_REQUIRED ACTION_
Set down the material exactly as given, please, from its first line through the line that includes "Answer: 2*I*√1211795 ≈ 2201.6*I".

START AVAILABLE DATA

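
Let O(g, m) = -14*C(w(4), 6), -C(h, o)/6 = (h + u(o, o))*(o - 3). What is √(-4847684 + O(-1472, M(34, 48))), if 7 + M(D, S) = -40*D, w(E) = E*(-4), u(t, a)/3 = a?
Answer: 2*I*√1211795 ≈ 2201.6*I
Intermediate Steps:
u(t, a) = 3*a
w(E) = -4*E
M(D, S) = -7 - 40*D
C(h, o) = -6*(-3 + o)*(h + 3*o) (C(h, o) = -6*(h + 3*o)*(o - 3) = -6*(h + 3*o)*(-3 + o) = -6*(-3 + o)*(h + 3*o))
O(g, m) = 504 (O(g, m) = -14*(-18*6² + 18*(-4*4) + 54*6 - 6*(-4*4)*6) = -14*(-18*36 + 18*(-16) + 324 - 6*(-16)*6) = -14*(-648 - 288 + 324 + 576) = -14*(-36) = 504)
√(-4847684 + O(-1472, M(34, 48))) = √(-4847684 + 504) = √(-4847180) = 2*I*√1211795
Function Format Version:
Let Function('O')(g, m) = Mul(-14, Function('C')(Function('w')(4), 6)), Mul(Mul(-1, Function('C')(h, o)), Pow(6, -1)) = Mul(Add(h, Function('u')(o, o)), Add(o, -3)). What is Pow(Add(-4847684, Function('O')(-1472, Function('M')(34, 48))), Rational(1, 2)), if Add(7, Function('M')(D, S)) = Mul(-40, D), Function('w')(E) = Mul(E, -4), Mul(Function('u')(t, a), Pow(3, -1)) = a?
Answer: Mul(2, I, Pow(1211795, Rational(1, 2))) ≈ Mul(2201.6, I)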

END AVAILABLE DATA

_OUTPUT BELOW_
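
Let O(g, m) = -14*C(w(4), 6), -C(h, o)/6 = (h + u(o, o))*(o - 3). What is √(-4847684 + O(-1472, M(34, 48))), if 7 + M(D, S) = -40*D, w(E) = E*(-4), u(t, a)/3 = a?
Answer: 2*I*√1211795 ≈ 2201.6*I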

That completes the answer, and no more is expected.